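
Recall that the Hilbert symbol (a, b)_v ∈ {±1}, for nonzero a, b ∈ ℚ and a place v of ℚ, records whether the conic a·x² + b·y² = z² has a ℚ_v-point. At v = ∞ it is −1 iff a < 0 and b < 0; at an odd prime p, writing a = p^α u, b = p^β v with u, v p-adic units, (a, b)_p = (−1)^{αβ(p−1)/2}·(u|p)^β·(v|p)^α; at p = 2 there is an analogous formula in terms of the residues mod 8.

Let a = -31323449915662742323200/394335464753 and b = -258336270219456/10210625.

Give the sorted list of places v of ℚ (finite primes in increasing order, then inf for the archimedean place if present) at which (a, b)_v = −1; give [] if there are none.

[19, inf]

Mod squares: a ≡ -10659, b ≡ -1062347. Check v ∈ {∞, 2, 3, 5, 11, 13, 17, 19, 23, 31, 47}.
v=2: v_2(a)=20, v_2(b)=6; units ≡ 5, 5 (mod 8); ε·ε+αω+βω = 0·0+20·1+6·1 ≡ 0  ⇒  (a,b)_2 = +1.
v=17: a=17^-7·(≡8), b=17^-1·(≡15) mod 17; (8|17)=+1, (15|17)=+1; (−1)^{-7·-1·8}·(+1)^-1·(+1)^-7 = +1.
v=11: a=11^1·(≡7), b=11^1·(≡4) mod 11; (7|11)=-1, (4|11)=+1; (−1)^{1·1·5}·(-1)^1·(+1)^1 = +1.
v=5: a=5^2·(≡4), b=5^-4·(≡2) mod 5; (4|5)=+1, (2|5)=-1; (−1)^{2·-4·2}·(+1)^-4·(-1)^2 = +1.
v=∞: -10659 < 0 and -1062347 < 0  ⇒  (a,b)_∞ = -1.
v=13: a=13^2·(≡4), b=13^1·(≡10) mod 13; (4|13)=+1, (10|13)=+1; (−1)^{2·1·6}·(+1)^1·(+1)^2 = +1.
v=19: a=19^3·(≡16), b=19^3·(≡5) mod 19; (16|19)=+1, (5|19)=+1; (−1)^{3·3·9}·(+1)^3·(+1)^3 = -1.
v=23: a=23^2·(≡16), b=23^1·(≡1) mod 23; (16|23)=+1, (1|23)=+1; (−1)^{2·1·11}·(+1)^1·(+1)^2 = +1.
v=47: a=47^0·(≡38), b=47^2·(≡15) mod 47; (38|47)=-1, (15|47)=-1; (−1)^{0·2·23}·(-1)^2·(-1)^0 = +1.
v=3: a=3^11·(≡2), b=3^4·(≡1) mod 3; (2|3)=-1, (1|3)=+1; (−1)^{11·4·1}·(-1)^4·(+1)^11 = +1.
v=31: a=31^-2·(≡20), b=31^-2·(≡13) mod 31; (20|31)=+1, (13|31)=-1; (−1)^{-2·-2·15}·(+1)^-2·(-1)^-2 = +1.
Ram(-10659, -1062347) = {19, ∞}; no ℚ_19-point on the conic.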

※

Could you retype each record exactly as it appears?

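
Recall that the Hilbert symbol (a, b)_v ∈ {±1}, for nonzero a, b ∈ ℚ and a place v of ℚ, records whether the conic a·x² + b·y² = z² has a ℚ_v-point. At v = ∞ it is −1 iff a < 0 and b < 0; at an odd prime p, writing a = p^α u, b = p^β v with u, v p-adic units, (a, b)_p = (−1)^{αβ(p−1)/2}·(u|p)^β·(v|p)^α; at p = 2 there is an analogous formula in terms of the residues mod 8.

Let a = -31323449915662742323200/394335464753 and b = -258336270219456/10210625.

Give the sorted list of places v of ℚ (finite primes in increasing order, then inf for the archimedean place if present) at which (a, b)_v = −1; give [] if there are none.

[19, inf]

Mod squares: a ≡ -10659, b ≡ -1062347. Check v ∈ {∞, 2, 3, 5, 11, 13, 17, 19, 23, 31, 47}.
v=2: v_2(a)=20, v_2(b)=6; units ≡ 5, 5 (mod 8); ε·ε+αω+βω = 0·0+20·1+6·1 ≡ 0  ⇒  (a,b)_2 = +1.
v=17: a=17^-7·(≡8), b=17^-1·(≡15) mod 17; (8|17)=+1, (15|17)=+1; (−1)^{-7·-1·8}·(+1)^-1·(+1)^-7 = +1.
v=11: a=11^1·(≡7), b=11^1·(≡4) mod 11; (7|11)=-1, (4|11)=+1; (−1)^{1·1·5}·(-1)^1·(+1)^1 = +1.
v=5: a=5^2·(≡4), b=5^-4·(≡2) mod 5; (4|5)=+1, (2|5)=-1; (−1)^{2·-4·2}·(+1)^-4·(-1)^2 = +1.
v=∞: -10659 < 0 and -1062347 < 0  ⇒  (a,b)_∞ = -1.
v=13: a=13^2·(≡4), b=13^1·(≡10) mod 13; (4|13)=+1, (10|13)=+1; (−1)^{2·1·6}·(+1)^1·(+1)^2 = +1.
v=19: a=19^3·(≡16), b=19^3·(≡5) mod 19; (16|19)=+1, (5|19)=+1; (−1)^{3·3·9}·(+1)^3·(+1)^3 = -1.
v=23: a=23^2·(≡16), b=23^1·(≡1) mod 23; (16|23)=+1, (1|23)=+1; (−1)^{2·1·11}·(+1)^1·(+1)^2 = +1.
v=47: a=47^0·(≡38), b=47^2·(≡15) mod 47; (38|47)=-1, (15|47)=-1; (−1)^{0·2·23}·(-1)^2·(-1)^0 = +1.
v=3: a=3^11·(≡2), b=3^4·(≡1) mod 3; (2|3)=-1, (1|3)=+1; (−1)^{11·4·1}·(-1)^4·(+1)^11 = +1.
v=31: a=31^-2·(≡20), b=31^-2·(≡13) mod 31; (20|31)=+1, (13|31)=-1; (−1)^{-2·-2·15}·(+1)^-2·(-1)^-2 = +1.
Ram(-10659, -1062347) = {19, ∞}; no ℚ_19-point on the conic.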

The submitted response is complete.